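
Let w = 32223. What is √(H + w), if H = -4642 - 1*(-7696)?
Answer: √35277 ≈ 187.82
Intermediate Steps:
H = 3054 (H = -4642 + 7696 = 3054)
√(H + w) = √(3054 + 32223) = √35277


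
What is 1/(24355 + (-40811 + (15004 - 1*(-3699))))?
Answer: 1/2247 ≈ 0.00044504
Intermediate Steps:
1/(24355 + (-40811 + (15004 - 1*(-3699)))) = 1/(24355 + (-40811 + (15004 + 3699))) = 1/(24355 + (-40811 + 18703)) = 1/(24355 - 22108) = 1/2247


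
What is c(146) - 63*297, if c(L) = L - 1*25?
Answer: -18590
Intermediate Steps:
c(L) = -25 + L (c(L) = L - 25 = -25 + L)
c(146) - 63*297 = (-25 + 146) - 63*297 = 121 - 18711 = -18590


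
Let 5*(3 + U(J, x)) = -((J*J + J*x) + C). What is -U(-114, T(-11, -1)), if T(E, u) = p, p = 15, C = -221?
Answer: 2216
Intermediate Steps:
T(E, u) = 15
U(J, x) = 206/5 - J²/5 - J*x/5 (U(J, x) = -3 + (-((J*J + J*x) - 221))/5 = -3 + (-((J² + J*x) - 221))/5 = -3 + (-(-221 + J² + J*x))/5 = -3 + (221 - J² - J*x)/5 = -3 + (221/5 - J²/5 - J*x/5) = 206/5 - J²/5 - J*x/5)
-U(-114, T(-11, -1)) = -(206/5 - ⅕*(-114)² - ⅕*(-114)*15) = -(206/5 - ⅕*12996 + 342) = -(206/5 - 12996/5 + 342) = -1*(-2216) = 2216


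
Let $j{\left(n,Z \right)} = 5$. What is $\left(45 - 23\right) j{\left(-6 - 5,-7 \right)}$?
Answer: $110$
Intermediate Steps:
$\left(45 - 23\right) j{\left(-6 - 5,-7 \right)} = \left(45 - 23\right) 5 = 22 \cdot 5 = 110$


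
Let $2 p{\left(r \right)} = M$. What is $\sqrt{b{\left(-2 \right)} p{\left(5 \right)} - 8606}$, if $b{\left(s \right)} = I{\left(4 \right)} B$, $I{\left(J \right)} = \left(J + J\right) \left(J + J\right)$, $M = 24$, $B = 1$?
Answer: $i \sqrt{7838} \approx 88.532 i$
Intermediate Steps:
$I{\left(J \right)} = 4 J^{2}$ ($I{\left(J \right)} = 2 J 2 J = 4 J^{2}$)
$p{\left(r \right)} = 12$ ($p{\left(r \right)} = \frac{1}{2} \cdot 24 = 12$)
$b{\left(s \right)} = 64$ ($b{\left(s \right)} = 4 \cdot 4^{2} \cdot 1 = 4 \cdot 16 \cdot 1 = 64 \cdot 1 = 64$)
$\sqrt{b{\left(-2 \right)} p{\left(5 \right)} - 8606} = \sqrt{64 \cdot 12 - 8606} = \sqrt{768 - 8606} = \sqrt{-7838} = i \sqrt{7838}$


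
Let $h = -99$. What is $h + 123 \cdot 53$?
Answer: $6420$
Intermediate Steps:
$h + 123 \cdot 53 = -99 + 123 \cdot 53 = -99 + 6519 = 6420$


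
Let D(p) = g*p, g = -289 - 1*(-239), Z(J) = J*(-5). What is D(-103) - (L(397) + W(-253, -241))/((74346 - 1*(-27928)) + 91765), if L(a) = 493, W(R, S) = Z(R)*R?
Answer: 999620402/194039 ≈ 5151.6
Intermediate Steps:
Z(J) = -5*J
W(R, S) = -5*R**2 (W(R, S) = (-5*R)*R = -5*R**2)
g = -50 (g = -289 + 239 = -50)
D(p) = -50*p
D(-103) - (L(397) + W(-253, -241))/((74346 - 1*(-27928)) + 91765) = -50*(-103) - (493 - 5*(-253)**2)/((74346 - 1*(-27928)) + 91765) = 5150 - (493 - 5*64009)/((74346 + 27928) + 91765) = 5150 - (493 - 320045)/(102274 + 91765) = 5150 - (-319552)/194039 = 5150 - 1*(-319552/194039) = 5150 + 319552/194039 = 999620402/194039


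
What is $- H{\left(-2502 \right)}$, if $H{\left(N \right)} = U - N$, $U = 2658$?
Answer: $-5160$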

> HOW TO COMPLETE THIS TASK
Of the lines above, retype only those from the line containing "J\right)$, $M = 24$, $B = 1$?" through the line containing "Answer: 999620402/194039 ≈ 5151.6", including both, exactly.

> SOLUTION TO THIS TASK
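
Let $2 p{\left(r \right)} = M$. What is $\sqrt{b{\left(-2 \right)} p{\left(5 \right)} - 8606}$, if $b{\left(s \right)} = I{\left(4 \right)} B$, $I{\left(J \right)} = \left(J + J\right) \left(J + J\right)$, $M = 24$, $B = 1$?
Answer: $i \sqrt{7838} \approx 88.532 i$
Intermediate Steps:
$I{\left(J \right)} = 4 J^{2}$ ($I{\left(J \right)} = 2 J 2 J = 4 J^{2}$)
$p{\left(r \right)} = 12$ ($p{\left(r \right)} = \frac{1}{2} \cdot 24 = 12$)
$b{\left(s \right)} = 64$ ($b{\left(s \right)} = 4 \cdot 4^{2} \cdot 1 = 4 \cdot 16 \cdot 1 = 64 \cdot 1 = 64$)
$\sqrt{b{\left(-2 \right)} p{\left(5 \right)} - 8606} = \sqrt{64 \cdot 12 - 8606} = \sqrt{768 - 8606} = \sqrt{-7838} = i \sqrt{7838}$


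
Let $h = -99$. What is $h + 123 \cdot 53$?
Answer: $6420$
Intermediate Steps:
$h + 123 \cdot 53 = -99 + 123 \cdot 53 = -99 + 6519 = 6420$


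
Let D(p) = g*p, g = -289 - 1*(-239), Z(J) = J*(-5). What is D(-103) - (L(397) + W(-253, -241))/((74346 - 1*(-27928)) + 91765), if L(a) = 493, W(R, S) = Z(R)*R?
Answer: 999620402/194039 ≈ 5151.6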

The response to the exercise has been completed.